Print the records again, matching each line exactly.
"""
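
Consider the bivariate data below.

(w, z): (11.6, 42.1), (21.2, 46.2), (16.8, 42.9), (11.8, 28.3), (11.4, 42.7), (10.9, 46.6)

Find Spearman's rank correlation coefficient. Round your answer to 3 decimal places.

-0.086

Rank w: 3, 6, 5, 4, 2, 1
Rank z: 2, 5, 4, 1, 3, 6
d = rank(w) − rank(z): 1, 1, 1, 3, -1, -5; Σd² = 38
ρ = 1 − 6Σd² / [n(n²−1)] = 1 − 6×38 / (6×35) = 1 − 228/210 ≈ -0.086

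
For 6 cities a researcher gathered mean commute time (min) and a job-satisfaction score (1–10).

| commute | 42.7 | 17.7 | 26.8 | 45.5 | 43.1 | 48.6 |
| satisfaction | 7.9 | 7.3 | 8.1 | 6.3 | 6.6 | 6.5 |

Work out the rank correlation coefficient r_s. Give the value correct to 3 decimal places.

Rank commute: 3, 1, 2, 5, 4, 6
Rank satisfaction: 5, 4, 6, 1, 3, 2
d = rank(commute) − rank(satisfaction): -2, -3, -4, 4, 1, 4; Σd² = 62
ρ = 1 − 6Σd² / [n(n²−1)] = 1 − 6×62 / (6×35) = 1 − 372/210 ≈ -0.771

-0.771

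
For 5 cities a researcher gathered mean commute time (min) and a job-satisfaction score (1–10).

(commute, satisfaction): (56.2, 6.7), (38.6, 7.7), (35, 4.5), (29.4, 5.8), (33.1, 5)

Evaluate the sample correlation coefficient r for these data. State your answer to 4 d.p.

0.4637

n = 5, Σx = 192.3, Σy = 29.7, Σx² = 7833.37, Σy² = 183.07, Σxy = 1167.28
nΣxy − ΣxΣy = 5836.4 − 5711.31 = 125.09
nΣx² − (Σx)² = 39166.85 − 36979.29 = 2187.56; nΣy² − (Σy)² = 915.35 − 882.09 = 33.26
r = 125.09 / √(2187.56 × 33.26) = 125.09 / 269.7374 ≈ 0.4637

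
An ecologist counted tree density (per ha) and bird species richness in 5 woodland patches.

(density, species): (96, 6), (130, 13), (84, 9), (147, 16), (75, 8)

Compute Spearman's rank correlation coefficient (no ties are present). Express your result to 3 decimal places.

Rank density: 3, 4, 2, 5, 1
Rank species: 1, 4, 3, 5, 2
d = rank(density) − rank(species): 2, 0, -1, 0, -1; Σd² = 6
ρ = 1 − 6Σd² / [n(n²−1)] = 1 − 6×6 / (5×24) = 1 − 36/120 ≈ 0.700

0.700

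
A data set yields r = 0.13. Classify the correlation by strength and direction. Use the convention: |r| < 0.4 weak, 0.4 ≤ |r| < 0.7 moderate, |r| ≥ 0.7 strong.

weak positive

r = 0.13 > 0 so the relationship is positive.
|r| = 0.13, which falls in the weak range.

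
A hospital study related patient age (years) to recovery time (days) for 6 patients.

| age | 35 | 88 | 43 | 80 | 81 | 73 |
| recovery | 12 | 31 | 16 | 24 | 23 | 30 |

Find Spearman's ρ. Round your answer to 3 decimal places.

Rank age: 1, 6, 2, 4, 5, 3
Rank recovery: 1, 6, 2, 4, 3, 5
d = rank(age) − rank(recovery): 0, 0, 0, 0, 2, -2; Σd² = 8
ρ = 1 − 6Σd² / [n(n²−1)] = 1 − 6×8 / (6×35) = 1 − 48/210 ≈ 0.771

0.771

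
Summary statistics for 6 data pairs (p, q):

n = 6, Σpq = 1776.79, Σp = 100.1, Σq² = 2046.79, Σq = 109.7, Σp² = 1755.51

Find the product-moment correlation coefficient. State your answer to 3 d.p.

r = (nΣpq − ΣpΣq) / √[(nΣp² − (Σp)²)(nΣq² − (Σq)²)]
Numerator: 6×1776.79 − 100.1×109.7 = -320.23
Denominator: √[(10533.06 − 10020.01)(12280.74 − 12034.09)] = √[513.05 × 246.65] = 355.7299
r = -320.23 / 355.7299 ≈ -0.900

-0.900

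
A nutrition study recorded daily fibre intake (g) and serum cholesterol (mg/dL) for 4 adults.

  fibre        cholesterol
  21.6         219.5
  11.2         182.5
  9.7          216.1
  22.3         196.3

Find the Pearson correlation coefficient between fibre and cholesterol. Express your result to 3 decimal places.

n = 4, Σx = 64.8, Σy = 814.4, Σx² = 1183.38, Σy² = 166719.4, Σxy = 13258.86
nΣxy − ΣxΣy = 53035.44 − 52773.12 = 262.32
nΣx² − (Σx)² = 4733.52 − 4199.04 = 534.48; nΣy² − (Σy)² = 666877.6 − 663247.36 = 3630.24
r = 262.32 / √(534.48 × 3630.24) = 262.32 / 1392.9432 ≈ 0.188

0.188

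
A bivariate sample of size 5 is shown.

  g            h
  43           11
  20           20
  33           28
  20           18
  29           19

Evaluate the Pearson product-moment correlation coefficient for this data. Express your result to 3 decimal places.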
"""
● **Result of this exercise**:
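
Consider the bivariate data below.

(w, z): (11.6, 42.1), (21.2, 46.2), (16.8, 42.9), (11.8, 28.3), (11.4, 42.7), (10.9, 46.6)

Find Spearman's rank correlation coefficient. Round your answer to 3 decimal places.

-0.086

Rank w: 3, 6, 5, 4, 2, 1
Rank z: 2, 5, 4, 1, 3, 6
d = rank(w) − rank(z): 1, 1, 1, 3, -1, -5; Σd² = 38
ρ = 1 − 6Σd² / [n(n²−1)] = 1 − 6×38 / (6×35) = 1 − 228/210 ≈ -0.086

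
For 6 cities a researcher gathered mean commute time (min) and a job-satisfaction score (1–10).

| commute | 42.7 | 17.7 | 26.8 | 45.5 | 43.1 | 48.6 |
| satisfaction | 7.9 | 7.3 | 8.1 | 6.3 | 6.6 | 6.5 |

Work out the rank correlation coefficient r_s. Give the value correct to 3 decimal places.

Rank commute: 3, 1, 2, 5, 4, 6
Rank satisfaction: 5, 4, 6, 1, 3, 2
d = rank(commute) − rank(satisfaction): -2, -3, -4, 4, 1, 4; Σd² = 62
ρ = 1 − 6Σd² / [n(n²−1)] = 1 − 6×62 / (6×35) = 1 − 372/210 ≈ -0.771

-0.771

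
For 5 cities a researcher gathered mean commute time (min) and a job-satisfaction score (1–10).

(commute, satisfaction): (56.2, 6.7), (38.6, 7.7), (35, 4.5), (29.4, 5.8), (33.1, 5)

Evaluate the sample correlation coefficient r for these data. State your answer to 4 d.p.

0.4637

n = 5, Σx = 192.3, Σy = 29.7, Σx² = 7833.37, Σy² = 183.07, Σxy = 1167.28
nΣxy − ΣxΣy = 5836.4 − 5711.31 = 125.09
nΣx² − (Σx)² = 39166.85 − 36979.29 = 2187.56; nΣy² − (Σy)² = 915.35 − 882.09 = 33.26
r = 125.09 / √(2187.56 × 33.26) = 125.09 / 269.7374 ≈ 0.4637

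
An ecologist counted tree density (per ha) and bird species richness in 5 woodland patches.

(density, species): (96, 6), (130, 13), (84, 9), (147, 16), (75, 8)

Compute Spearman's rank correlation coefficient (no ties are present). Express your result to 3 decimal places.

Rank density: 3, 4, 2, 5, 1
Rank species: 1, 4, 3, 5, 2
d = rank(density) − rank(species): 2, 0, -1, 0, -1; Σd² = 6
ρ = 1 − 6Σd² / [n(n²−1)] = 1 − 6×6 / (5×24) = 1 − 36/120 ≈ 0.700

0.700

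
A data set yields r = 0.13. Classify the correlation by strength and direction. Use the convention: |r| < 0.4 weak, 0.4 ≤ |r| < 0.7 moderate, |r| ≥ 0.7 strong.

weak positive

r = 0.13 > 0 so the relationship is positive.
|r| = 0.13, which falls in the weak range.

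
A hospital study related patient age (years) to recovery time (days) for 6 patients.

| age | 35 | 88 | 43 | 80 | 81 | 73 |
| recovery | 12 | 31 | 16 | 24 | 23 | 30 |

Find Spearman's ρ. Round your answer to 3 decimal places.

Rank age: 1, 6, 2, 4, 5, 3
Rank recovery: 1, 6, 2, 4, 3, 5
d = rank(age) − rank(recovery): 0, 0, 0, 0, 2, -2; Σd² = 8
ρ = 1 − 6Σd² / [n(n²−1)] = 1 − 6×8 / (6×35) = 1 − 48/210 ≈ 0.771

0.771

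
Summary statistics for 6 data pairs (p, q):

n = 6, Σpq = 1776.79, Σp = 100.1, Σq² = 2046.79, Σq = 109.7, Σp² = 1755.51

Find the product-moment correlation coefficient. State your answer to 3 d.p.

r = (nΣpq − ΣpΣq) / √[(nΣp² − (Σp)²)(nΣq² − (Σq)²)]
Numerator: 6×1776.79 − 100.1×109.7 = -320.23
Denominator: √[(10533.06 − 10020.01)(12280.74 − 12034.09)] = √[513.05 × 246.65] = 355.7299
r = -320.23 / 355.7299 ≈ -0.900

-0.900

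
A nutrition study recorded daily fibre intake (g) and serum cholesterol (mg/dL) for 4 adults.

  fibre        cholesterol
  21.6         219.5
  11.2         182.5
  9.7          216.1
  22.3         196.3

Find the Pearson correlation coefficient between fibre and cholesterol. Express your result to 3 decimal places.

n = 4, Σx = 64.8, Σy = 814.4, Σx² = 1183.38, Σy² = 166719.4, Σxy = 13258.86
nΣxy − ΣxΣy = 53035.44 − 52773.12 = 262.32
nΣx² − (Σx)² = 4733.52 − 4199.04 = 534.48; nΣy² − (Σy)² = 666877.6 − 663247.36 = 3630.24
r = 262.32 / √(534.48 × 3630.24) = 262.32 / 1392.9432 ≈ 0.188

0.188

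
A bivariate sample of size 5 is shown.

  g            h
  43           11
  20           20
  33           28
  20           18
  29           19

Evaluate the Pearson product-moment correlation coefficient for this data. Express your result to 3 decimal places.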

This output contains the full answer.